(Exercise description) Below is a set of records; restate each one word for word.

(Beginning of Material for the task)

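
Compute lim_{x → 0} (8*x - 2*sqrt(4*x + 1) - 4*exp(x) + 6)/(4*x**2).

1/2

Substitution gives 0/0 (the numerator vanishes to order 2).
Expand each term to order x^2: the coefficient of x^2 in -4·e^(x) is -2 and in -2·√(1 + 4x) is 4.
Lower-order terms cancel with the polynomial part, so the numerator is (2)·x^2 + o(x^2), and the limit is (2)/(4) = 1/2.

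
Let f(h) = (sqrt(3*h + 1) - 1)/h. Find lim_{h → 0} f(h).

3/2

Substitution gives 0/0. Multiply numerator and denominator by the conjugate √(1 + 3h) + √1.
The numerator becomes (1 + 3h) − 1 = 3h, so the expression simplifies to 3/(√(1 + 3h) + √1).
Letting h → 0 gives 3/(2√1) = 3/2.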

(End of Material for the task)

(Answer box)
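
Compute lim_{x → 0} (8*x - 2*sqrt(4*x + 1) - 4*exp(x) + 6)/(4*x**2).

1/2

Substitution gives 0/0 (the numerator vanishes to order 2).
Expand each term to order x^2: the coefficient of x^2 in -4·e^(x) is -2 and in -2·√(1 + 4x) is 4.
Lower-order terms cancel with the polynomial part, so the numerator is (2)·x^2 + o(x^2), and the limit is (2)/(4) = 1/2.

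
Let f(h) = (sqrt(3*h + 1) - 1)/h. Find lim_{h → 0} f(h).

3/2

Substitution gives 0/0. Multiply numerator and denominator by the conjugate √(1 + 3h) + √1.
The numerator becomes (1 + 3h) − 1 = 3h, so the expression simplifies to 3/(√(1 + 3h) + √1).
Letting h → 0 gives 3/(2√1) = 3/2.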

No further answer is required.